**Work item:** Find the string "down" in the data, then copy every line where it is found.

START Data under study

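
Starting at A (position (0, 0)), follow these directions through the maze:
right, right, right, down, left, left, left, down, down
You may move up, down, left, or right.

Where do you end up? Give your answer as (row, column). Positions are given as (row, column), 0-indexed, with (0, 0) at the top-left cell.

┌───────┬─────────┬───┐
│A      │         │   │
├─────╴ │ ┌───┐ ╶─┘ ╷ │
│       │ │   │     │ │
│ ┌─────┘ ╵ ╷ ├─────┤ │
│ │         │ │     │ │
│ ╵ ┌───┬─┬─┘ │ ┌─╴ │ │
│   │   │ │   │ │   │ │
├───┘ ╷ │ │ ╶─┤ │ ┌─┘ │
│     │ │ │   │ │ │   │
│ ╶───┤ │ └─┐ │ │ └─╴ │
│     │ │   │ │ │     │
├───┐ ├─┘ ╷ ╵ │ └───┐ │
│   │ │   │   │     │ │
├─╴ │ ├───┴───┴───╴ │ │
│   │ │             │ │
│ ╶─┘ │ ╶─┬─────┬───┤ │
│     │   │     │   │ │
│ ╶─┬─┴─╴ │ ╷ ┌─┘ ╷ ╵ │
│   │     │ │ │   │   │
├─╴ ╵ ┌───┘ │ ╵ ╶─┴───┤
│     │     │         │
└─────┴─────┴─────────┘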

END Data under study

**Task output:**
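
right, right, right, down, left, left, left, down, down
You may move up, down, left, or right.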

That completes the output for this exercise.